= WHAT THE EXERCISE ASKS =
This exercise calls for an exact copy of the listing below.

-*-

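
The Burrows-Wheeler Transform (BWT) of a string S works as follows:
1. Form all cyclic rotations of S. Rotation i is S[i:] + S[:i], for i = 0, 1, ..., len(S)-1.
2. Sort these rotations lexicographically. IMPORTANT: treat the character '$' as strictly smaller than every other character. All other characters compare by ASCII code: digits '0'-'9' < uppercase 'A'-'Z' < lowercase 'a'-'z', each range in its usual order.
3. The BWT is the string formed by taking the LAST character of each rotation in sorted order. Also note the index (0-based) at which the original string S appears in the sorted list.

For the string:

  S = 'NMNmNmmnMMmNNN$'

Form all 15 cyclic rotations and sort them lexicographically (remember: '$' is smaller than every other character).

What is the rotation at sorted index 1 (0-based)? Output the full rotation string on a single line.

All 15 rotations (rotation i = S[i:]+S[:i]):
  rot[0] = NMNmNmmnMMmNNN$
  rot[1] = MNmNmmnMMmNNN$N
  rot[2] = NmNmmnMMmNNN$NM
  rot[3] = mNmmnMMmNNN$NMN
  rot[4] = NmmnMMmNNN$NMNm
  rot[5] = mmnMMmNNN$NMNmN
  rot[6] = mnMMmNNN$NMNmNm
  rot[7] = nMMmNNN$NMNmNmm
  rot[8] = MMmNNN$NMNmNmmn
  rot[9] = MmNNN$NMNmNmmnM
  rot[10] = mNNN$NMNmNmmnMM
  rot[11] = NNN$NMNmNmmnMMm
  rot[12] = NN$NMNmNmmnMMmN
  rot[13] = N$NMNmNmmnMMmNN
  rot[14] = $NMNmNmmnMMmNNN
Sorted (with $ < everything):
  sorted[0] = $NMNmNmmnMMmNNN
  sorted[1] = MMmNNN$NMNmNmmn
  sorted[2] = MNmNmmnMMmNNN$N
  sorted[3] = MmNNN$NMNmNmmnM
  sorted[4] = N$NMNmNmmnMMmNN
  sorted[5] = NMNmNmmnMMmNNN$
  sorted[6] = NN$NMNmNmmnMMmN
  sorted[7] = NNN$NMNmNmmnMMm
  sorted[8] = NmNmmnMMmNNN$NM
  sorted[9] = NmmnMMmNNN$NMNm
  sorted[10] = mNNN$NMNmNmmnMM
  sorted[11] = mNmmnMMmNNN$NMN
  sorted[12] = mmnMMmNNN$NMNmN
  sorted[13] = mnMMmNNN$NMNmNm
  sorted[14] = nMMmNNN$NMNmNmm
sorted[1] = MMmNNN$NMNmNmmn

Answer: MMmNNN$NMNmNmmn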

-*-

= OUTPUT FOR THIS EXERCISE =
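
The Burrows-Wheeler Transform (BWT) of a string S works as follows:
1. Form all cyclic rotations of S. Rotation i is S[i:] + S[:i], for i = 0, 1, ..., len(S)-1.
2. Sort these rotations lexicographically. IMPORTANT: treat the character '$' as strictly smaller than every other character. All other characters compare by ASCII code: digits '0'-'9' < uppercase 'A'-'Z' < lowercase 'a'-'z', each range in its usual order.
3. The BWT is the string formed by taking the LAST character of each rotation in sorted order. Also note the index (0-based) at which the original string S appears in the sorted list.

For the string:

  S = 'NMNmNmmnMMmNNN$'

Form all 15 cyclic rotations and sort them lexicographically (remember: '$' is smaller than every other character).

What is the rotation at sorted index 1 (0-based)? Output the full rotation string on a single line.

All 15 rotations (rotation i = S[i:]+S[:i]):
  rot[0] = NMNmNmmnMMmNNN$
  rot[1] = MNmNmmnMMmNNN$N
  rot[2] = NmNmmnMMmNNN$NM
  rot[3] = mNmmnMMmNNN$NMN
  rot[4] = NmmnMMmNNN$NMNm
  rot[5] = mmnMMmNNN$NMNmN
  rot[6] = mnMMmNNN$NMNmNm
  rot[7] = nMMmNNN$NMNmNmm
  rot[8] = MMmNNN$NMNmNmmn
  rot[9] = MmNNN$NMNmNmmnM
  rot[10] = mNNN$NMNmNmmnMM
  rot[11] = NNN$NMNmNmmnMMm
  rot[12] = NN$NMNmNmmnMMmN
  rot[13] = N$NMNmNmmnMMmNN
  rot[14] = $NMNmNmmnMMmNNN
Sorted (with $ < everything):
  sorted[0] = $NMNmNmmnMMmNNN
  sorted[1] = MMmNNN$NMNmNmmn
  sorted[2] = MNmNmmnMMmNNN$N
  sorted[3] = MmNNN$NMNmNmmnM
  sorted[4] = N$NMNmNmmnMMmNN
  sorted[5] = NMNmNmmnMMmNNN$
  sorted[6] = NN$NMNmNmmnMMmN
  sorted[7] = NNN$NMNmNmmnMMm
  sorted[8] = NmNmmnMMmNNN$NM
  sorted[9] = NmmnMMmNNN$NMNm
  sorted[10] = mNNN$NMNmNmmnMM
  sorted[11] = mNmmnMMmNNN$NMN
  sorted[12] = mmnMMmNNN$NMNmN
  sorted[13] = mnMMmNNN$NMNmNm
  sorted[14] = nMMmNNN$NMNmNmm
sorted[1] = MMmNNN$NMNmNmmn

Answer: MMmNNN$NMNmNmmn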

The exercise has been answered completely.